▸ Your objective:
The result should be every line of the listing that contains "Here".
*** Provided data Section Begins ***
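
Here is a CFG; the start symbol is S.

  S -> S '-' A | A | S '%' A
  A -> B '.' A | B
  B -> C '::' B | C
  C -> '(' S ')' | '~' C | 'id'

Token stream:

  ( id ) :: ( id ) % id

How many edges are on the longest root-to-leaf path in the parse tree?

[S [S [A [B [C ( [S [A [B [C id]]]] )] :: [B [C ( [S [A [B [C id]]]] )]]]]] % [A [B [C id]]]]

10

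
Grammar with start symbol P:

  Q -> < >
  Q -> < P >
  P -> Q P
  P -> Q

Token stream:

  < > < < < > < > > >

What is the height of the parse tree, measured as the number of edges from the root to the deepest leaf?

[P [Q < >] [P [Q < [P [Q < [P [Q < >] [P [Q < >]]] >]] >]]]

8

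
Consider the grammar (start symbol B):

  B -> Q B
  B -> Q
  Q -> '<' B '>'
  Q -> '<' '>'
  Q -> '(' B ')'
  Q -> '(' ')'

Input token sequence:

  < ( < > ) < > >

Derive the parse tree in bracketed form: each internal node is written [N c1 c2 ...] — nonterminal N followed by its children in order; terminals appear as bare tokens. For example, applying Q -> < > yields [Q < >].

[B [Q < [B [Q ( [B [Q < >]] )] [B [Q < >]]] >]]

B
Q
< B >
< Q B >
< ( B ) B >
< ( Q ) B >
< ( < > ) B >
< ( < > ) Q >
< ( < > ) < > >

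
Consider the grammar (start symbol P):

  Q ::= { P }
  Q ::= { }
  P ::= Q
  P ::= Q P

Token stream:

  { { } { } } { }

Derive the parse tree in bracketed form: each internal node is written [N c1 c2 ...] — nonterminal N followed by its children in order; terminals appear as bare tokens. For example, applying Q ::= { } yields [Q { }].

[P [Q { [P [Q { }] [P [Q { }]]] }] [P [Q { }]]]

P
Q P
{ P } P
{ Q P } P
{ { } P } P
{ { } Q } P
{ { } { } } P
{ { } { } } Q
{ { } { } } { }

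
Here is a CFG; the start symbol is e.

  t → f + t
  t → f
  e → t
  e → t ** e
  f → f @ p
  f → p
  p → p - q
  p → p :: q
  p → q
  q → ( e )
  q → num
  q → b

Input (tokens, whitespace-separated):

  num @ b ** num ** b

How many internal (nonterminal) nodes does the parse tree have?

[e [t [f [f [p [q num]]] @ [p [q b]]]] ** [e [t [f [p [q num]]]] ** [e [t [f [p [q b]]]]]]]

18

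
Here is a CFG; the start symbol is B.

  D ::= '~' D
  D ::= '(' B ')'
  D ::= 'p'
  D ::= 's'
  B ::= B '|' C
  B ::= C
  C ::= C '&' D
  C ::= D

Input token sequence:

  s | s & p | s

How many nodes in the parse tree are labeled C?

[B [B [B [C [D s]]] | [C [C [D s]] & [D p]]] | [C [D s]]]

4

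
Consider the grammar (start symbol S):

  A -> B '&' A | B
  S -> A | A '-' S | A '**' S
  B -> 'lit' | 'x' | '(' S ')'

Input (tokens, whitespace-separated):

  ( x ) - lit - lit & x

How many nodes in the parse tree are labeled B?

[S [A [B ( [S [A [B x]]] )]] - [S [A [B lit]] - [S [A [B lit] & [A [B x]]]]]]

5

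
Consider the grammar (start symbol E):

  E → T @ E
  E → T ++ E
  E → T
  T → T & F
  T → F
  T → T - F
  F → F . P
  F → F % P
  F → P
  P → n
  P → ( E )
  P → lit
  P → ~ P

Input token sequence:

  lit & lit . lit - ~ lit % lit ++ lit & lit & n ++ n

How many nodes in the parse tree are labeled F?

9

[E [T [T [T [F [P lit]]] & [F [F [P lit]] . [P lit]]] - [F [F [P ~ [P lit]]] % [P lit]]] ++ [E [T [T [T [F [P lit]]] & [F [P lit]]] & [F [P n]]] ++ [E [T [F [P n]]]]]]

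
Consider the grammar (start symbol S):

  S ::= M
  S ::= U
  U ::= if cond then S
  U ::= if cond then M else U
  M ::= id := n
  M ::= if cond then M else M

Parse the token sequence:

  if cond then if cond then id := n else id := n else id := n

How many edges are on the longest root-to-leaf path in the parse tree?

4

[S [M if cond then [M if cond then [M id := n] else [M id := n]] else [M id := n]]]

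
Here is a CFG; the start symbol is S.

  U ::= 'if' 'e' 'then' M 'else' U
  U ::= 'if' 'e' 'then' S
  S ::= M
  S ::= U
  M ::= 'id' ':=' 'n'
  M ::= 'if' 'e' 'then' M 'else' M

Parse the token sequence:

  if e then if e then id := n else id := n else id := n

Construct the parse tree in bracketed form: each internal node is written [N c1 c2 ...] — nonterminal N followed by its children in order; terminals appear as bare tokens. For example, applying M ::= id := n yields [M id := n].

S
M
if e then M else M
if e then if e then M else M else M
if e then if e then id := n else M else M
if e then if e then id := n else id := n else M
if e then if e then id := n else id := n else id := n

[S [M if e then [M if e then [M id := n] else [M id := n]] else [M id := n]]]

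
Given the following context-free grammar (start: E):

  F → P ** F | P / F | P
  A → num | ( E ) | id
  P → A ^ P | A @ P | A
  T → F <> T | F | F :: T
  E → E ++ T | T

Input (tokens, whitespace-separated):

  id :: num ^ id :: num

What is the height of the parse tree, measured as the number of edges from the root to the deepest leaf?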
*** Provided data Section Ends ***
▸ Response for this exercise:
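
Here is a CFG; the start symbol is S.
Here is a CFG; the start symbol is e.
Here is a CFG; the start symbol is B.
Here is a CFG; the start symbol is S.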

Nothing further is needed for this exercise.